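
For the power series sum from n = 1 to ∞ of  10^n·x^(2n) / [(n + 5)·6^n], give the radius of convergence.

R = √15/5

Ratio test: |a_{n+1}/a_n| = [(n + 5)/((n+1) + 5)] · 10/6 → 5/3 as n → ∞.
Since the exponent of x increases by 2 each term, convergence requires |x|² < 3/5, hence R = √15/5.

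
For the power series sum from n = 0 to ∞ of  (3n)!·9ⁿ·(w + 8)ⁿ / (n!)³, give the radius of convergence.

R = 1/243

Apply the ratio test: |a_{n+1}| / |a_n| = (3n+1)·(3n+2)·(3n+3)/(n+1)³ · 9, which tends to 243 as n → ∞.
Convergence for |w + 8| · 243 < 1, i.e. |w + 8| < 1/243. So R = 1/243.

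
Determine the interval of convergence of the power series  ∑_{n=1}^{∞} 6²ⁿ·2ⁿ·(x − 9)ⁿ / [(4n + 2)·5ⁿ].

Apply the ratio test: |a_{n+1}| / |a_n| = [(4n + 2)/(4(n+1) + 2)] · 36·2/5, which tends to 72/5 as n → ∞.
Thus R = 1/(72/5) = 5/72.
Endpoint x = 653/72: the terms are asymptotic to a nonzero constant times 1/n, so the series diverges by limit comparison with Σ 1/n.
When x = 643/72, an alternating series whose terms decrease to 0 in absolute value, so it converges by the Leibniz criterion.

[643/72, 653/72)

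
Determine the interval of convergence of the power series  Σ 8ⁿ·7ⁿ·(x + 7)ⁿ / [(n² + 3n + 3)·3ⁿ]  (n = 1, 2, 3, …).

[-395/56, -389/56]

Apply the ratio test: |a_{n+1}| / |a_n| = [(n² + 3n + 3)/((n+1)² + 3(n+1) + 3)] · 8·7/3, which tends to 56/3 as n → ∞.
The series converges when 56/3 · |x + 7| < 1, giving R = 3/56.
At x = -389/56: the series is dominated by a constant times Σ 1/n², which converges (p = 2 > 1).
When x = -395/56, the series is dominated by a constant times Σ 1/n², which converges (p = 2 > 1).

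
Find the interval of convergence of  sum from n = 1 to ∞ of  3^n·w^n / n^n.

(−∞, ∞)

By the Cauchy root test, |a_n|^(1/n) = 3/n → 0.
Since the n-th root of |a_n| tends to 0, the series converges for all real w; R = ∞.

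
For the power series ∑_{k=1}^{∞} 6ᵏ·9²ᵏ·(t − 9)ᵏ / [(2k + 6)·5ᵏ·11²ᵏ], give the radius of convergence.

The ratio of consecutive coefficients is [(2k + 6)/(2(k+1) + 6)] · 6·81/(5·121) → 486/605.
Hence the series converges for |t − 9| < 1/(486/605) = 605/486, so the radius of convergence is 605/486.

R = 605/486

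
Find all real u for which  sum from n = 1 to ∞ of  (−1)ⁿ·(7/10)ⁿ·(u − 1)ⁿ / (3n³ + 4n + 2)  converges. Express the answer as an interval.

[-3/7, 17/7]

Ratio test: |a_{n+1}/a_n| = [(3n³ + 4n + 2)/(3(n+1)³ + 4(n+1) + 2)] · 7/10 → 7/10 as n → ∞.
Convergence for |u − 1| · 7/10 < 1, i.e. |u − 1| < 10/7. So R = 10/7.
When u = 17/7, the terms are on the order of 1/n³, so the series converges absolutely by comparison with the p-series (p = 3 > 1).
Endpoint u = -3/7: absolute convergence follows by limit comparison with Σ 1/n³.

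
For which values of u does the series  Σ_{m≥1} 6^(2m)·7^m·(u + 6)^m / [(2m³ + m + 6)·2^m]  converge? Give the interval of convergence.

[-757/126, -755/126]

The ratio of consecutive coefficients is [(2m³ + m + 6)/(2(m+1)³ + (m+1) + 6)] · 36·7/2 → 126.
Convergence for |u + 6| · 126 < 1, i.e. |u + 6| < 1/126. So R = 1/126.
Check u = -755/126: the terms are on the order of 1/m³, so the series converges absolutely by comparison with the p-series (p = 3 > 1).
Check u = -757/126: the series is dominated by a constant times Σ 1/m³, which converges (p = 3 > 1).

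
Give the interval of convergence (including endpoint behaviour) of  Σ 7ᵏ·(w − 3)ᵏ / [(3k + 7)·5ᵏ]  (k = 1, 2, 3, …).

[16/7, 26/7)

The ratio of consecutive coefficients is [(3k + 7)/(3(k+1) + 7)] · 7/5 → 7/5.
Thus R = 1/(7/5) = 5/7.
When w = 26/7, the terms behave like c/k; limit comparison with the harmonic series gives divergence.
When w = 16/7, an alternating series whose terms decrease to 0 in absolute value, so it converges by the Leibniz criterion.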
-=-=-=-=-
● **TASK BRIEF**
Once more, print all the records exactly.

● **SOLUTION FOR THIS TASK**
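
For the power series sum from n = 1 to ∞ of  10^n·x^(2n) / [(n + 5)·6^n], give the radius of convergence.

R = √15/5

Ratio test: |a_{n+1}/a_n| = [(n + 5)/((n+1) + 5)] · 10/6 → 5/3 as n → ∞.
Since the exponent of x increases by 2 each term, convergence requires |x|² < 3/5, hence R = √15/5.

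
For the power series sum from n = 0 to ∞ of  (3n)!·9ⁿ·(w + 8)ⁿ / (n!)³, give the radius of convergence.

R = 1/243

Apply the ratio test: |a_{n+1}| / |a_n| = (3n+1)·(3n+2)·(3n+3)/(n+1)³ · 9, which tends to 243 as n → ∞.
Convergence for |w + 8| · 243 < 1, i.e. |w + 8| < 1/243. So R = 1/243.

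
Determine the interval of convergence of the power series  ∑_{n=1}^{∞} 6²ⁿ·2ⁿ·(x − 9)ⁿ / [(4n + 2)·5ⁿ].

Apply the ratio test: |a_{n+1}| / |a_n| = [(4n + 2)/(4(n+1) + 2)] · 36·2/5, which tends to 72/5 as n → ∞.
Thus R = 1/(72/5) = 5/72.
Endpoint x = 653/72: the terms are asymptotic to a nonzero constant times 1/n, so the series diverges by limit comparison with Σ 1/n.
When x = 643/72, an alternating series whose terms decrease to 0 in absolute value, so it converges by the Leibniz criterion.

[643/72, 653/72)

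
Determine the interval of convergence of the power series  Σ 8ⁿ·7ⁿ·(x + 7)ⁿ / [(n² + 3n + 3)·3ⁿ]  (n = 1, 2, 3, …).

[-395/56, -389/56]

Apply the ratio test: |a_{n+1}| / |a_n| = [(n² + 3n + 3)/((n+1)² + 3(n+1) + 3)] · 8·7/3, which tends to 56/3 as n → ∞.
The series converges when 56/3 · |x + 7| < 1, giving R = 3/56.
At x = -389/56: the series is dominated by a constant times Σ 1/n², which converges (p = 2 > 1).
When x = -395/56, the series is dominated by a constant times Σ 1/n², which converges (p = 2 > 1).

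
Find the interval of convergence of  sum from n = 1 to ∞ of  3^n·w^n / n^n.

(−∞, ∞)

By the Cauchy root test, |a_n|^(1/n) = 3/n → 0.
Since the n-th root of |a_n| tends to 0, the series converges for all real w; R = ∞.

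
For the power series ∑_{k=1}^{∞} 6ᵏ·9²ᵏ·(t − 9)ᵏ / [(2k + 6)·5ᵏ·11²ᵏ], give the radius of convergence.

The ratio of consecutive coefficients is [(2k + 6)/(2(k+1) + 6)] · 6·81/(5·121) → 486/605.
Hence the series converges for |t − 9| < 1/(486/605) = 605/486, so the radius of convergence is 605/486.

R = 605/486

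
Find all real u for which  sum from n = 1 to ∞ of  (−1)ⁿ·(7/10)ⁿ·(u − 1)ⁿ / (3n³ + 4n + 2)  converges. Express the answer as an interval.

[-3/7, 17/7]

Ratio test: |a_{n+1}/a_n| = [(3n³ + 4n + 2)/(3(n+1)³ + 4(n+1) + 2)] · 7/10 → 7/10 as n → ∞.
Convergence for |u − 1| · 7/10 < 1, i.e. |u − 1| < 10/7. So R = 10/7.
When u = 17/7, the terms are on the order of 1/n³, so the series converges absolutely by comparison with the p-series (p = 3 > 1).
Endpoint u = -3/7: absolute convergence follows by limit comparison with Σ 1/n³.

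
For which values of u does the series  Σ_{m≥1} 6^(2m)·7^m·(u + 6)^m / [(2m³ + m + 6)·2^m]  converge? Give the interval of convergence.

[-757/126, -755/126]

The ratio of consecutive coefficients is [(2m³ + m + 6)/(2(m+1)³ + (m+1) + 6)] · 36·7/2 → 126.
Convergence for |u + 6| · 126 < 1, i.e. |u + 6| < 1/126. So R = 1/126.
Check u = -755/126: the terms are on the order of 1/m³, so the series converges absolutely by comparison with the p-series (p = 3 > 1).
Check u = -757/126: the series is dominated by a constant times Σ 1/m³, which converges (p = 3 > 1).

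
Give the interval of convergence (including endpoint behaviour) of  Σ 7ᵏ·(w − 3)ᵏ / [(3k + 7)·5ᵏ]  (k = 1, 2, 3, …).

[16/7, 26/7)

The ratio of consecutive coefficients is [(3k + 7)/(3(k+1) + 7)] · 7/5 → 7/5.
Thus R = 1/(7/5) = 5/7.
When w = 26/7, the terms behave like c/k; limit comparison with the harmonic series gives divergence.
When w = 16/7, an alternating series whose terms decrease to 0 in absolute value, so it converges by the Leibniz criterion.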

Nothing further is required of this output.